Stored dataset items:
+++++
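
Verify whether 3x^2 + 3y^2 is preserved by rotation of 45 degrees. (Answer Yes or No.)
Yes

Applying rotation by 45 degrees: x' = x*cos(45 degrees) - y*sin(45 degrees) = sqrt(2)x/2 - sqrt(2)y/2, y' = x*sin(45 degrees) + y*cos(45 degrees) = sqrt(2)x/2 + sqrt(2)y/2

Substituting into 3x^2 + 3y^2:
3(sqrt(2)x/2 - sqrt(2)y/2)^2 + 3(sqrt(2)x/2 + sqrt(2)y/2)^2
= 3x^2 + 3y^2

This equals the original expression 3x^2 + 3y^2, so it IS invariant.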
+++++
Work item:
The records above must be restated. Preserve every word.

Response to the exercise:
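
Verify whether 3x^2 + 3y^2 is preserved by rotation of 45 degrees. (Answer Yes or No.)
Yes

Applying rotation by 45 degrees: x' = x*cos(45 degrees) - y*sin(45 degrees) = sqrt(2)x/2 - sqrt(2)y/2, y' = x*sin(45 degrees) + y*cos(45 degrees) = sqrt(2)x/2 + sqrt(2)y/2

Substituting into 3x^2 + 3y^2:
3(sqrt(2)x/2 - sqrt(2)y/2)^2 + 3(sqrt(2)x/2 + sqrt(2)y/2)^2
= 3x^2 + 3y^2

This equals the original expression 3x^2 + 3y^2, so it IS invariant.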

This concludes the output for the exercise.